Your response should be every line from the entries that includes the string "build".

········

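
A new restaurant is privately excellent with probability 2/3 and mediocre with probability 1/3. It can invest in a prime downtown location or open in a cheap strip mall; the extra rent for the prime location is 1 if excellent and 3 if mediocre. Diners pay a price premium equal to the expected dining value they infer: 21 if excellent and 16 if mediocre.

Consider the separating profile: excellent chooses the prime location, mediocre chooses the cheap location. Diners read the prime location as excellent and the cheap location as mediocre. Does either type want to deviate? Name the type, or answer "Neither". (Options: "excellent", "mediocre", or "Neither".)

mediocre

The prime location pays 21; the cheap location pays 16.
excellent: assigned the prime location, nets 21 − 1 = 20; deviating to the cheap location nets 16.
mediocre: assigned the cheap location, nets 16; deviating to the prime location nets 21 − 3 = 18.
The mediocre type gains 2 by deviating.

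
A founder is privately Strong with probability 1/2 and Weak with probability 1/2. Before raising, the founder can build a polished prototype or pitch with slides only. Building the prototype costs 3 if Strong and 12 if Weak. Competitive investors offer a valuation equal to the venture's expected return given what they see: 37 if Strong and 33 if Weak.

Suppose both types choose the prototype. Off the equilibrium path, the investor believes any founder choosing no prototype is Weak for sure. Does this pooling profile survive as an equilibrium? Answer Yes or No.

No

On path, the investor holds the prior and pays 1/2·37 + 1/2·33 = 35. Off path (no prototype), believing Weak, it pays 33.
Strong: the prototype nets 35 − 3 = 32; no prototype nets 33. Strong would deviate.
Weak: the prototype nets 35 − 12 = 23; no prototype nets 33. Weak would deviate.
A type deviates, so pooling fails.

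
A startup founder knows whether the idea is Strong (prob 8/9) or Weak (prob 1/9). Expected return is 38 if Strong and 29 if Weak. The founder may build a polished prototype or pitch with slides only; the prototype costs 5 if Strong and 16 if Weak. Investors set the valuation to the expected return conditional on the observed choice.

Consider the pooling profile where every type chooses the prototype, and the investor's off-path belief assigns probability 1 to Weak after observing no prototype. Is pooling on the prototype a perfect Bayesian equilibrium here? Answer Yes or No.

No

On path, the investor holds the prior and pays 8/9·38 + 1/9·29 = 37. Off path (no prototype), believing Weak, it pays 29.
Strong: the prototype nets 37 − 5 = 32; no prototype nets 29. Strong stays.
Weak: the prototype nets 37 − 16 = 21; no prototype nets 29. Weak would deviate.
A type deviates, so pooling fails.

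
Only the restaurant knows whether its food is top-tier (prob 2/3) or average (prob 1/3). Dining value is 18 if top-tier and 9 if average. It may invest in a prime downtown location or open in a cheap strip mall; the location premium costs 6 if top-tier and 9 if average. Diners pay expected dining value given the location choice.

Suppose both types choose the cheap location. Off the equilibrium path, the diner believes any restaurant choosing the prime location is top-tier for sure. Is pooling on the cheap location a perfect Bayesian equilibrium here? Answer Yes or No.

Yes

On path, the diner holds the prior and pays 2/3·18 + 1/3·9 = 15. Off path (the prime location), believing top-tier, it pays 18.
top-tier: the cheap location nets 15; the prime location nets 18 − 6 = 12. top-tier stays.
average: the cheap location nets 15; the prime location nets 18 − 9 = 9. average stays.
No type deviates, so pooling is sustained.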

········

**RESULT OF THIS EXERCISE**.
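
A founder is privately Strong with probability 1/2 and Weak with probability 1/2. Before raising, the founder can build a polished prototype or pitch with slides only. Building the prototype costs 3 if Strong and 12 if Weak. Competitive investors offer a valuation equal to the venture's expected return given what they see: 37 if Strong and 33 if Weak.
A startup founder knows whether the idea is Strong (prob 8/9) or Weak (prob 1/9). Expected return is 38 if Strong and 29 if Weak. The founder may build a polished prototype or pitch with slides only; the prototype costs 5 if Strong and 16 if Weak. Investors set the valuation to the expected return conditional on the observed choice.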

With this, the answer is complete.